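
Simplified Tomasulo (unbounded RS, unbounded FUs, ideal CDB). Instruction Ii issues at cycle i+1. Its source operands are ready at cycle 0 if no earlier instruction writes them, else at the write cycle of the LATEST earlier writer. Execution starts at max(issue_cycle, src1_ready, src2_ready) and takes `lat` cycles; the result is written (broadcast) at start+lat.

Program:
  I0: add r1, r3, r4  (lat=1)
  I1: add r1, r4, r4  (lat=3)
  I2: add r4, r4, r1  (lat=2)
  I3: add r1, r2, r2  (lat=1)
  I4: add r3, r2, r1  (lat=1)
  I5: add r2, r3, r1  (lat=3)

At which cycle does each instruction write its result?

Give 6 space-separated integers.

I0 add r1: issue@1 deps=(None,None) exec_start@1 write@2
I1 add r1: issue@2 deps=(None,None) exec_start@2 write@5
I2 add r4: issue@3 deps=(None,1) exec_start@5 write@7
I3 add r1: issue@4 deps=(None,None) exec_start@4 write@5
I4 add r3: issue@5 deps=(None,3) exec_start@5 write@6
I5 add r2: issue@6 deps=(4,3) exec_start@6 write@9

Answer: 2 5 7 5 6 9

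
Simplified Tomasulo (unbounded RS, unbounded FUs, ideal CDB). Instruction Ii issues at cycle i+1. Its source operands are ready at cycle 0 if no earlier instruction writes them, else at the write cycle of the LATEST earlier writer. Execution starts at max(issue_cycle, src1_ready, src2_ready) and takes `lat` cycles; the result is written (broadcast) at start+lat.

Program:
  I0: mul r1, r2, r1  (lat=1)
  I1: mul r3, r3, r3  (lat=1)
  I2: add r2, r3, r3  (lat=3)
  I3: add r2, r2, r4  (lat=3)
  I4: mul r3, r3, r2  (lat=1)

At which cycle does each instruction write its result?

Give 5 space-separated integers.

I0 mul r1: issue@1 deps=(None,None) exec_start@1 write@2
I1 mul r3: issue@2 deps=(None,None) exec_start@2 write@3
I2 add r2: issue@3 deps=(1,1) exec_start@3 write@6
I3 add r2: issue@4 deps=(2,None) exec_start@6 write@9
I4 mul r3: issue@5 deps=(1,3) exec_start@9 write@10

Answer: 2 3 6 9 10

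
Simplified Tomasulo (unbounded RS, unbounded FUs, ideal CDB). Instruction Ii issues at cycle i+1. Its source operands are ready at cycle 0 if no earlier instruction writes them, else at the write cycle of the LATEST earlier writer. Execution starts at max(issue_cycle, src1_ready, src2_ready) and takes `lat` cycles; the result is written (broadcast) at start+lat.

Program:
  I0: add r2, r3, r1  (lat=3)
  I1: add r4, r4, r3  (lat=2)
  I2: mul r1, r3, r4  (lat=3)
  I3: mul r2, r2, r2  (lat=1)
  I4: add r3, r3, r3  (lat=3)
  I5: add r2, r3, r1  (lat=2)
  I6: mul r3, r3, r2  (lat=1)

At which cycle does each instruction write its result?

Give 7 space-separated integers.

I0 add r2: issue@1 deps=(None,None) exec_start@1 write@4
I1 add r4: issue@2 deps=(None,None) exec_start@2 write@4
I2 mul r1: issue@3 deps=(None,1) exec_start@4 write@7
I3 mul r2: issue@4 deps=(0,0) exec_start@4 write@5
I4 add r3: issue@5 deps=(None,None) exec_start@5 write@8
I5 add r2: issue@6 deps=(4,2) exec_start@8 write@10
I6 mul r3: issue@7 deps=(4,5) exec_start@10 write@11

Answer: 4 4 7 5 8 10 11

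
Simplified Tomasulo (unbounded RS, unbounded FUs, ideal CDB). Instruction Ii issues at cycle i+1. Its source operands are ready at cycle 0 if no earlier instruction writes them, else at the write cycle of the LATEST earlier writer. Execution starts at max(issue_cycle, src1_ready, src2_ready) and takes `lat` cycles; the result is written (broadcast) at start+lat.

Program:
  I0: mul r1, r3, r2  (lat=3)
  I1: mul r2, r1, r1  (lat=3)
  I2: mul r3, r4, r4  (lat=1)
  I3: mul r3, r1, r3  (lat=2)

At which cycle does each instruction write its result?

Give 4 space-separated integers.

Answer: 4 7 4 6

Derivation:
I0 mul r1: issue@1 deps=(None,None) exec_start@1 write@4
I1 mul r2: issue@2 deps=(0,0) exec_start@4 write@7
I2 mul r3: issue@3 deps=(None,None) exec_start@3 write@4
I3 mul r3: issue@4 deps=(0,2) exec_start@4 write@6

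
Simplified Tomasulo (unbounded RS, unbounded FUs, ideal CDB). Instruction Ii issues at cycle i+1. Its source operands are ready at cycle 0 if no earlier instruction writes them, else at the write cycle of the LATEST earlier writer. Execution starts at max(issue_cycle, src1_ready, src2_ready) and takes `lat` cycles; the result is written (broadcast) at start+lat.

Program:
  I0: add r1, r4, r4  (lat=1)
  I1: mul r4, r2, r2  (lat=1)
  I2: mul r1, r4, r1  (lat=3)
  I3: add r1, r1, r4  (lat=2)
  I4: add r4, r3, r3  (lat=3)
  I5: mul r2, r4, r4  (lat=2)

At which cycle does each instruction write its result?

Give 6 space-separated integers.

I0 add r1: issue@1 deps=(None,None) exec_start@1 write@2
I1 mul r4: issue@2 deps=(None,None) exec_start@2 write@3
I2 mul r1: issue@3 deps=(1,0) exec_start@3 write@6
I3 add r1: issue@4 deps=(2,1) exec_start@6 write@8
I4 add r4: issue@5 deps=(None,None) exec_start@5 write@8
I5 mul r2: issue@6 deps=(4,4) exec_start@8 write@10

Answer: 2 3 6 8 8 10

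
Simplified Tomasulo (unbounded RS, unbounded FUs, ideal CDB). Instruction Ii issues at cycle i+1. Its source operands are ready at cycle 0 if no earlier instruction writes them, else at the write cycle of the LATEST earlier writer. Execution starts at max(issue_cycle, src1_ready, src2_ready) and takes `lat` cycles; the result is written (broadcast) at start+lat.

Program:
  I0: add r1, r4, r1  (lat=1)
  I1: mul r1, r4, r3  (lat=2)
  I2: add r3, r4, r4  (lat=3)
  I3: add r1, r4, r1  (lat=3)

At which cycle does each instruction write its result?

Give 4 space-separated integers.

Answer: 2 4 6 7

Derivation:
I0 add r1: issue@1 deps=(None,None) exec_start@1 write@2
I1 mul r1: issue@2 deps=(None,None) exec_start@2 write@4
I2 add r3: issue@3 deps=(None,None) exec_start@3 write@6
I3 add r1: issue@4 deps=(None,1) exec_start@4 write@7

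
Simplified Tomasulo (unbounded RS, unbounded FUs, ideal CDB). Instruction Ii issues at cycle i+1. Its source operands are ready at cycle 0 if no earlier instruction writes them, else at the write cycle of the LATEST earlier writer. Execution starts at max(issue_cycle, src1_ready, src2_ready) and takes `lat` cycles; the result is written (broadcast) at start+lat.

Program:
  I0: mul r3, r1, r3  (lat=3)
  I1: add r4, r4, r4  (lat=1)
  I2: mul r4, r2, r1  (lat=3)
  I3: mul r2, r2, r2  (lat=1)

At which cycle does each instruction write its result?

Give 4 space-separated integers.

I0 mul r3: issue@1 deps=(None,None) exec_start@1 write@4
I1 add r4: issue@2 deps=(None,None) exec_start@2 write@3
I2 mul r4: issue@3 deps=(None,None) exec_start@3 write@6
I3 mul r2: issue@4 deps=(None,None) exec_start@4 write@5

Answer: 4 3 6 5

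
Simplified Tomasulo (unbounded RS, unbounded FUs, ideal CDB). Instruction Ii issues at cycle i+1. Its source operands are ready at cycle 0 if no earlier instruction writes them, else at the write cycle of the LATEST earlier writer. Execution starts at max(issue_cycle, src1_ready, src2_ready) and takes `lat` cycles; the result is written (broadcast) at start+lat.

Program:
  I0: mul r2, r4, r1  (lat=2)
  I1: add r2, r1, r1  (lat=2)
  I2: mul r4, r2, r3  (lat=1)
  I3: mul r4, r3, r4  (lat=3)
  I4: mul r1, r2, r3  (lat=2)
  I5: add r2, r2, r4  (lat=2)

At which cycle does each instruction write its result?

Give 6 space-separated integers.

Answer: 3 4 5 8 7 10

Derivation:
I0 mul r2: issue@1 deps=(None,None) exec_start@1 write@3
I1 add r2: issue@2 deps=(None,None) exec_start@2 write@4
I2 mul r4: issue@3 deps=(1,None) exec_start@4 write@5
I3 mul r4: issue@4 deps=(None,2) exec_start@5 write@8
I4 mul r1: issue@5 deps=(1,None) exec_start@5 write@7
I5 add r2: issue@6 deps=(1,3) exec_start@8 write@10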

Task statement: Start at the first line of the data above. Stop after the line containing "I0: add r1, r3, r4", reproducing each line exactly and adding nothing.

Response box:
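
Simplified Tomasulo (unbounded RS, unbounded FUs, ideal CDB). Instruction Ii issues at cycle i+1. Its source operands are ready at cycle 0 if no earlier instruction writes them, else at the write cycle of the LATEST earlier writer. Execution starts at max(issue_cycle, src1_ready, src2_ready) and takes `lat` cycles; the result is written (broadcast) at start+lat.

Program:
  I0: add r1, r3, r4  (lat=1)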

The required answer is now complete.